PROBLEM TO WORK ON
For this exercise, repeat the listing below from its first line through the line containing "A door frame.", exactly as written.

SUPPLIED RECORDS
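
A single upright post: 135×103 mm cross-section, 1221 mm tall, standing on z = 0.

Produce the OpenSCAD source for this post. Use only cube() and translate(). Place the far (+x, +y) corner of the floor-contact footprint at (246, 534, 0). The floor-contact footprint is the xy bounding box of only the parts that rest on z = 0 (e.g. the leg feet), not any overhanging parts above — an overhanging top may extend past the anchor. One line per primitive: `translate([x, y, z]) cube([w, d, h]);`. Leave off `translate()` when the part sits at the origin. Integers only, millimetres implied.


translate([111, 431, 0]) cube([135, 103, 1221]);


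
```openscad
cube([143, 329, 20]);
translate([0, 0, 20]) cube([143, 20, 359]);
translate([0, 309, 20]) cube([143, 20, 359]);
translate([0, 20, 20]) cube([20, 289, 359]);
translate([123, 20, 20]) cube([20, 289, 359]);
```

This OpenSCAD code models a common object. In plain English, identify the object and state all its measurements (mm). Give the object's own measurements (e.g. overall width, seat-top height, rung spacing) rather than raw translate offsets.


An open-topped rectangular box: outside dimensions 143×329×379 mm, with a uniform wall and base thickness of 20 mm. The base is a full 143×329 slab on the floor; four walls sit on top of the base. The front and back walls (the −y and +y sides) span the full width; the two side walls fit between them.


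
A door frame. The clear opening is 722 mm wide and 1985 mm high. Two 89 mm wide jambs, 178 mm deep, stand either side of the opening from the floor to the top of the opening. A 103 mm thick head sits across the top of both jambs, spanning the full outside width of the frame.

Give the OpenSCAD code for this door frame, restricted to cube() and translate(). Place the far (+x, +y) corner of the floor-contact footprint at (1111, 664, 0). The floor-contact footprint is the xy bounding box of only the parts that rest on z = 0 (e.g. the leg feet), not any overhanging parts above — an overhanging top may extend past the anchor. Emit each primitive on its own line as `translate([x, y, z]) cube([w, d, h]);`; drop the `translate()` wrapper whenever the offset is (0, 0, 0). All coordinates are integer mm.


translate([211, 486, 0]) cube([89, 178, 1985]);
translate([1022, 486, 0]) cube([89, 178, 1985]);
translate([211, 486, 1985]) cube([900, 178, 103]);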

TASK RESULT
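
A single upright post: 135×103 mm cross-section, 1221 mm tall, standing on z = 0.

Produce the OpenSCAD source for this post. Use only cube() and translate(). Place the far (+x, +y) corner of the floor-contact footprint at (246, 534, 0). The floor-contact footprint is the xy bounding box of only the parts that rest on z = 0 (e.g. the leg feet), not any overhanging parts above — an overhanging top may extend past the anchor. One line per primitive: `translate([x, y, z]) cube([w, d, h]);`. Leave off `translate()` when the part sits at the origin. Integers only, millimetres implied.


translate([111, 431, 0]) cube([135, 103, 1221]);


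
```openscad
cube([143, 329, 20]);
translate([0, 0, 20]) cube([143, 20, 359]);
translate([0, 309, 20]) cube([143, 20, 359]);
translate([0, 20, 20]) cube([20, 289, 359]);
translate([123, 20, 20]) cube([20, 289, 359]);
```

This OpenSCAD code models a common object. In plain English, identify the object and state all its measurements (mm). Give the object's own measurements (e.g. overall width, seat-top height, rung spacing) rather than raw translate offsets.


An open-topped rectangular box: outside dimensions 143×329×379 mm, with a uniform wall and base thickness of 20 mm. The base is a full 143×329 slab on the floor; four walls sit on top of the base. The front and back walls (the −y and +y sides) span the full width; the two side walls fit between them.


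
A door frame. The clear opening is 722 mm wide and 1985 mm high. Two 89 mm wide jambs, 178 mm deep, stand either side of the opening from the floor to the top of the opening. A 103 mm thick head sits across the top of both jambs, spanning the full outside width of the frame.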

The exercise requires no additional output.